Task objective ▸
Produce word for word the lines of the data below running from the one that has "After each gate, write the resulting state." to the one that has "State: -i|11⟩", inclusive, and no others.
╭─ Excerpted records
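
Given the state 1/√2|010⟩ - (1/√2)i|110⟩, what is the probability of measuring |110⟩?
1/2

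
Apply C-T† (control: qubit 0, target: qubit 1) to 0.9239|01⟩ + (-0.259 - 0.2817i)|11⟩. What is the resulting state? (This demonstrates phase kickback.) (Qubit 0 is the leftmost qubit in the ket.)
0.9239|01⟩ + (-0.3823 - 0.01605i)|11⟩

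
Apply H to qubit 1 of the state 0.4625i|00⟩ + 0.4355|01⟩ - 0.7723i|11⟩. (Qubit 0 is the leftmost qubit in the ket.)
(0.3079 + 0.327i)|00⟩ + (-0.3079 + 0.327i)|01⟩ - 0.5461i|10⟩ + 0.5461i|11⟩

H on qubit 1 mixes each pair of kets that differ only in qubit 1: amplitudes (a, b) of (|…0…⟩, |…1…⟩) become ((a + b)/√2, (a − b)/√2). Kets absent from the input have amplitude 0.
(|00⟩, |01⟩): (a, b) = (0.4625i, 0.4355) → ((0.3079 + 0.327i), (-0.3079 + 0.327i))
(|10⟩, |11⟩): (a, b) = (0, -0.7723i) → (-0.5461i, 0.5461i)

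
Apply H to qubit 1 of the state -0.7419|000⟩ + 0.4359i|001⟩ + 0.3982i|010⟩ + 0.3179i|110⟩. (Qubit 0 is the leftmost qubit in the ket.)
(-0.5246 + 0.2816i)|000⟩ + 0.3082i|001⟩ + (-0.5246 - 0.2816i)|010⟩ + 0.3082i|011⟩ + 0.2248i|100⟩ - 0.2248i|110⟩

H on qubit 1 mixes each pair of kets that differ only in qubit 1: amplitudes (a, b) of (|…0…⟩, |…1…⟩) become ((a + b)/√2, (a − b)/√2). Kets absent from the input have amplitude 0.
(|000⟩, |010⟩): (a, b) = (-0.7419, 0.3982i) → ((-0.5246 + 0.2816i), (-0.5246 - 0.2816i))
(|001⟩, |011⟩): (a, b) = (0.4359i, 0) → (0.3082i, 0.3082i)
(|100⟩, |110⟩): (a, b) = (0, 0.3179i) → (0.2248i, -0.2248i)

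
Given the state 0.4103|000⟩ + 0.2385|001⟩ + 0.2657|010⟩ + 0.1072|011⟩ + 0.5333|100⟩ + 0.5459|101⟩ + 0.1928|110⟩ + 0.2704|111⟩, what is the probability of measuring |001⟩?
0.05688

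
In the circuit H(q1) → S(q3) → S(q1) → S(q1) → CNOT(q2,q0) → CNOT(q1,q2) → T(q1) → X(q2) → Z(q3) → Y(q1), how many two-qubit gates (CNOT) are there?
2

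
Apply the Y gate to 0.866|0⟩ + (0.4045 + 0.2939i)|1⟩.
(0.2939 - 0.4045i)|0⟩ + 0.866i|1⟩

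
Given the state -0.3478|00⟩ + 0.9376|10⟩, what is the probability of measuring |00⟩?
0.121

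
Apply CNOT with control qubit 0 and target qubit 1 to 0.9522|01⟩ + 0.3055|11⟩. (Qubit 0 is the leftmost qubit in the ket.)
0.9522|01⟩ + 0.3055|10⟩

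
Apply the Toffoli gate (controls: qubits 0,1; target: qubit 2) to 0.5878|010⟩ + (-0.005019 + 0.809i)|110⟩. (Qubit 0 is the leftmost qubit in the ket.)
0.5878|010⟩ + (-0.005019 + 0.809i)|111⟩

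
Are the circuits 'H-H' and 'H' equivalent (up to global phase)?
No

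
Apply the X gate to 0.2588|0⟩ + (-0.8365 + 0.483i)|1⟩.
(-0.8365 + 0.483i)|0⟩ + 0.2588|1⟩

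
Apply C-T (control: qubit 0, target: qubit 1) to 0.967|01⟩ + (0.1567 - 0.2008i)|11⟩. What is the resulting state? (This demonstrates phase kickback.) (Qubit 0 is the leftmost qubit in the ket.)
0.967|01⟩ + (0.2528 - 0.03118i)|11⟩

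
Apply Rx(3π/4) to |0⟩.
0.3827|0⟩ - 0.9239i|1⟩

Rx(3π/4) = [[cos(θ/2), −i·sin(θ/2)], [−i·sin(θ/2), cos(θ/2)]]; θ = 3π/4, cos(θ/2) ≈ 0.382683, sin(θ/2) ≈ 0.92388.
With a = amp(|0⟩) = 1 and b = amp(|1⟩) = 0:
new amp(|0⟩) = (0.382683)·a + (-0.92388i)·b = 0.3827
new amp(|1⟩) = (-0.92388i)·a + (0.382683)·b = -0.9239i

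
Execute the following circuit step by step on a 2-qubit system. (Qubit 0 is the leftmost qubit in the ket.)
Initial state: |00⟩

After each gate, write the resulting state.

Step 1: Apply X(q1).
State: |01⟩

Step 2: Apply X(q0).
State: |11⟩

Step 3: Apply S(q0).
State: i|11⟩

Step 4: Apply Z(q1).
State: -i|11⟩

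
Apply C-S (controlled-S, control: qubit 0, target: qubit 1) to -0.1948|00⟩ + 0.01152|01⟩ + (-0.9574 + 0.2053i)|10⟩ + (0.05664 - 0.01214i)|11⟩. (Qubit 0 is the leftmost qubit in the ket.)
-0.1948|00⟩ + 0.01152|01⟩ + (-0.9574 + 0.2053i)|10⟩ + (0.01214 + 0.05664i)|11⟩

C-S leaves the control-|0⟩ kets |00⟩, |01⟩ unchanged and applies S to qubit 1 on the control-|1⟩ pair (|10⟩, |11⟩).
S = [[1, 0], [0, i]].
With a = amp(|10⟩) = (-0.9574 + 0.2053i) and b = amp(|11⟩) = (0.05664 - 0.01214i):
new amp(|10⟩) = (1)·a = (-0.9574 + 0.2053i)
new amp(|11⟩) = (i)·b = (0.01214 + 0.05664i)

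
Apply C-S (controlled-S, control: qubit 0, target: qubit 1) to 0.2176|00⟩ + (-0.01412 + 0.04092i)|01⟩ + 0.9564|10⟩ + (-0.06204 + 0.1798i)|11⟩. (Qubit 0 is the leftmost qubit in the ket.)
0.2176|00⟩ + (-0.01412 + 0.04092i)|01⟩ + 0.9564|10⟩ + (-0.1798 - 0.06204i)|11⟩

C-S leaves the control-|0⟩ kets |00⟩, |01⟩ unchanged and applies S to qubit 1 on the control-|1⟩ pair (|10⟩, |11⟩).
S = [[1, 0], [0, i]].
With a = amp(|10⟩) = 0.9564 and b = amp(|11⟩) = (-0.06204 + 0.1798i):
new amp(|10⟩) = (1)·a = 0.9564
new amp(|11⟩) = (i)·b = (-0.1798 - 0.06204i)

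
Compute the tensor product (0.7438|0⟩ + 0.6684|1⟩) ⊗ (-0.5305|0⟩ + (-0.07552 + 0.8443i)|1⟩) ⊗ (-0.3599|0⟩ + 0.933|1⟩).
0.142|000⟩ - 0.3681|001⟩ + (0.02022 - 0.226i)|010⟩ + (-0.05241 + 0.5859i)|011⟩ + 0.1276|100⟩ - 0.3308|101⟩ + (0.01817 - 0.2031i)|110⟩ + (-0.0471 + 0.5265i)|111⟩

amp(|b₁b₂…⟩) = product of the factor amplitudes for bits b₁, b₂, …; only kets whose every factor amplitude is nonzero survive.
|000⟩: (0.7438)(-0.5305)(-0.3599) = 0.142
|001⟩: (0.7438)(-0.5305)(0.933) = -0.3681
|010⟩: (0.7438)(-0.07552 + 0.8443i)(-0.3599) = (0.02022 - 0.226i)
|011⟩: (0.7438)(-0.07552 + 0.8443i)(0.933) = (-0.05241 + 0.5859i)
|100⟩: (0.6684)(-0.5305)(-0.3599) = 0.1276
|101⟩: (0.6684)(-0.5305)(0.933) = -0.3308
|110⟩: (0.6684)(-0.07552 + 0.8443i)(-0.3599) = (0.01817 - 0.2031i)
|111⟩: (0.6684)(-0.07552 + 0.8443i)(0.933) = (-0.0471 + 0.5265i)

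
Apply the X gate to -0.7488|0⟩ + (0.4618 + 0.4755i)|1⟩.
(0.4618 + 0.4755i)|0⟩ - 0.7488|1⟩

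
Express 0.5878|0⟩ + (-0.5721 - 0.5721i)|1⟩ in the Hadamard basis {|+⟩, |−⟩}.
(0.0111 - 0.4045i)|+⟩ + (0.8202 + 0.4045i)|−⟩

With |ψ⟩ = α|0⟩ + β|1⟩, the Hadamard-basis coefficients are ⟨+|ψ⟩ = (α + β)/√2 and ⟨−|ψ⟩ = (α − β)/√2.
Here α = 0.5878, β = (-0.5721 - 0.5721i): (α + β)/√2 = (0.0111 - 0.4045i), (α − β)/√2 = (0.8202 + 0.4045i).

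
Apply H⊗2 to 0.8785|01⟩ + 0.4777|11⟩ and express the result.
0.6781|00⟩ - 0.6781|01⟩ + 0.2004|10⟩ - 0.2004|11⟩

H⊗2 gives amp(|y⟩) = (1/2) Σ_x (−1)^(x·y) amp(|x⟩), where x·y is the number of positions in which both x and y have a 1.
|00⟩: (0.8785 + 0.4777)/2 = 0.6781
|01⟩: (-0.8785 - 0.4777)/2 = -0.6781
|10⟩: (0.8785 - 0.4777)/2 = 0.2004
|11⟩: (-0.8785 + 0.4777)/2 = -0.2004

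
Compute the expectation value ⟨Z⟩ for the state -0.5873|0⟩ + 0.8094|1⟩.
-0.3102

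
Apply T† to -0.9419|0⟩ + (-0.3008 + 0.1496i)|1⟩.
-0.9419|0⟩ + (-0.1069 + 0.3185i)|1⟩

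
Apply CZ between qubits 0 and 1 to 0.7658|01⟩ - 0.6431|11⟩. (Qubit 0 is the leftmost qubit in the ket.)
0.7658|01⟩ + 0.6431|11⟩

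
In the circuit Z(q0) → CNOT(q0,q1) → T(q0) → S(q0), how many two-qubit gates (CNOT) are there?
1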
╰─
Answer ▸
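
After each gate, write the resulting state.

Step 1: Apply X(q1).
State: |01⟩

Step 2: Apply X(q0).
State: |11⟩

Step 3: Apply S(q0).
State: i|11⟩

Step 4: Apply Z(q1).
State: -i|11⟩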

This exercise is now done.